[Records excerpted from a collection]

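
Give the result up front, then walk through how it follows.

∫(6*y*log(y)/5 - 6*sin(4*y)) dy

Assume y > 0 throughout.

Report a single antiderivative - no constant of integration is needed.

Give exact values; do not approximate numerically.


The answer is 3*y**2*log(y)/5 - 3*y**2/10 + 3*cos(4*y)/2.
Step 1. Rewrite: now ∫(6*y*log(y)/5) dy + ∫(-6*sin(4*y)) dy.
Step 2. Evaluate the standard form: now 3*cos(4*y)/2 + ∫(6*y*log(y)/5) dy.
Step 3. Integrate ∫(6*y*log(y)/5) dy by parts with u = log(y), dv = (6*y/5) dy, so v = 3*y**2/5 [assuming y > 0]: now 3*y**2*log(y)/5 + 3*cos(4*y)/2 + ∫(-3*y/5) dy.
Step 4. Evaluate the standard form: now 3*y**2*log(y)/5 - 3*y**2/10 + 3*cos(4*y)/2.
Answer: 3*y**2*log(y)/5 - 3*y**2/10 + 3*cos(4*y)/2.


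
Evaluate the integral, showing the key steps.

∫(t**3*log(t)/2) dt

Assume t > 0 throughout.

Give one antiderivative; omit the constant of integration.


Step 1. Integrate ∫(t**3*log(t)/2) dt by parts with u = log(t), dv = (t**3/2) dt, so v = t**4/8 [assuming t > 0]: now t**4*log(t)/8 + ∫(-t**3/8) dt.
Step 2. Evaluate the standard form: now t**4*log(t)/8 - t**4/32.
Answer: t**4*log(t)/8 - t**4/32.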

TASK BRIEF |
Return every line of the data unchanged.

SOLUTION FOR THIS PROBLEM |
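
Give the result up front, then walk through how it follows.

∫(6*y*log(y)/5 - 6*sin(4*y)) dy

Assume y > 0 throughout.

Report a single antiderivative - no constant of integration is needed.

Give exact values; do not approximate numerically.


The answer is 3*y**2*log(y)/5 - 3*y**2/10 + 3*cos(4*y)/2.
Step 1. Rewrite: now ∫(6*y*log(y)/5) dy + ∫(-6*sin(4*y)) dy.
Step 2. Evaluate the standard form: now 3*cos(4*y)/2 + ∫(6*y*log(y)/5) dy.
Step 3. Integrate ∫(6*y*log(y)/5) dy by parts with u = log(y), dv = (6*y/5) dy, so v = 3*y**2/5 [assuming y > 0]: now 3*y**2*log(y)/5 + 3*cos(4*y)/2 + ∫(-3*y/5) dy.
Step 4. Evaluate the standard form: now 3*y**2*log(y)/5 - 3*y**2/10 + 3*cos(4*y)/2.
Answer: 3*y**2*log(y)/5 - 3*y**2/10 + 3*cos(4*y)/2.


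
Evaluate the integral, showing the key steps.

∫(t**3*log(t)/2) dt

Assume t > 0 throughout.

Give one antiderivative; omit the constant of integration.


Step 1. Integrate ∫(t**3*log(t)/2) dt by parts with u = log(t), dv = (t**3/2) dt, so v = t**4/8 [assuming t > 0]: now t**4*log(t)/8 + ∫(-t**3/8) dt.
Step 2. Evaluate the standard form: now t**4*log(t)/8 - t**4/32.
Answer: t**4*log(t)/8 - t**4/32.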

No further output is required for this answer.